RECORDS PROVIDED —
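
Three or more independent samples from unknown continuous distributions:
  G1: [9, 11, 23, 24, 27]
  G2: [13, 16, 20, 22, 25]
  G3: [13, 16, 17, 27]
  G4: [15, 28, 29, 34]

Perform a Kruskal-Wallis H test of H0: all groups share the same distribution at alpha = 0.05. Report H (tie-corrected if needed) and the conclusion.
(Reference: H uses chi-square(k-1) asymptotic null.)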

==

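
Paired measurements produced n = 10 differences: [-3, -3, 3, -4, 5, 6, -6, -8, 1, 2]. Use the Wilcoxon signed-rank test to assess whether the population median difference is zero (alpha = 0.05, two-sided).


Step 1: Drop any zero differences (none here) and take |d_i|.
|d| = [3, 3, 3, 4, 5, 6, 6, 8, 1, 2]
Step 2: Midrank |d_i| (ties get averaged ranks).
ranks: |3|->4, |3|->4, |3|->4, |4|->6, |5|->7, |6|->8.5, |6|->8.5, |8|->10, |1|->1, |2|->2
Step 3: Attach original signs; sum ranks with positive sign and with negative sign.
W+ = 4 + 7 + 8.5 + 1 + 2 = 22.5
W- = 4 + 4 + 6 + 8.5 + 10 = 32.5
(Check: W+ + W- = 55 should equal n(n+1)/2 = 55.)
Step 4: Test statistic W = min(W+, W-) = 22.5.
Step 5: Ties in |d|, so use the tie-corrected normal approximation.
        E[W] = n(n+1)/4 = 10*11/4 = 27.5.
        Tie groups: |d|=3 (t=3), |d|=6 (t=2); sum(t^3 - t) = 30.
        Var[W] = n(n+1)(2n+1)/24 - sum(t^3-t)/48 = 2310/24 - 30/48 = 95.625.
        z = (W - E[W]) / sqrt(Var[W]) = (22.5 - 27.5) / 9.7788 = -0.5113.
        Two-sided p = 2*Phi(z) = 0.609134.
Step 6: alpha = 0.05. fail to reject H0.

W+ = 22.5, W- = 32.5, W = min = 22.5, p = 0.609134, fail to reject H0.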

--

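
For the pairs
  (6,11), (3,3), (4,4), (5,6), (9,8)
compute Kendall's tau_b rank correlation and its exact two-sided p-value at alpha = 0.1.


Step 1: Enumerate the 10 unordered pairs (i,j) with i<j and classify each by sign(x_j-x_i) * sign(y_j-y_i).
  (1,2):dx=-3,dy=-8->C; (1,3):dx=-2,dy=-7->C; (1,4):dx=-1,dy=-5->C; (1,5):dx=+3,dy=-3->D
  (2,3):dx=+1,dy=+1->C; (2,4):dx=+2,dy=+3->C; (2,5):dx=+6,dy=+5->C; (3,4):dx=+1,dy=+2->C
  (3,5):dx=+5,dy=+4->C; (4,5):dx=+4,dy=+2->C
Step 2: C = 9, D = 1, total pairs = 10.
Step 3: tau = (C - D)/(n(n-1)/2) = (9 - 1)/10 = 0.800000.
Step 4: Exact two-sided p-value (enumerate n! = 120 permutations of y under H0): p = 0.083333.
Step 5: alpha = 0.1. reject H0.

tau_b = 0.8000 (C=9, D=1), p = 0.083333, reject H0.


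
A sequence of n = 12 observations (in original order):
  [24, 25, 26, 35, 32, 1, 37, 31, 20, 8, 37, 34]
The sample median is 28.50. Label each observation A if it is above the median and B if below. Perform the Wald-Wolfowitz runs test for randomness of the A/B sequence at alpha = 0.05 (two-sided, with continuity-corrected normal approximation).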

PROBLEM —
All lines in the listing above between the line with "Three or more" and the line with "(Reference: H uses", inclusive, should be set down exactly, and no line outside that range.

OUTPUT BELOW —
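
Three or more independent samples from unknown continuous distributions:
  G1: [9, 11, 23, 24, 27]
  G2: [13, 16, 20, 22, 25]
  G3: [13, 16, 17, 27]
  G4: [15, 28, 29, 34]

Perform a Kruskal-Wallis H test of H0: all groups share the same distribution at alpha = 0.05. Report H (tie-corrected if needed) and the conclusion.
(Reference: H uses chi-square(k-1) asymptotic null.)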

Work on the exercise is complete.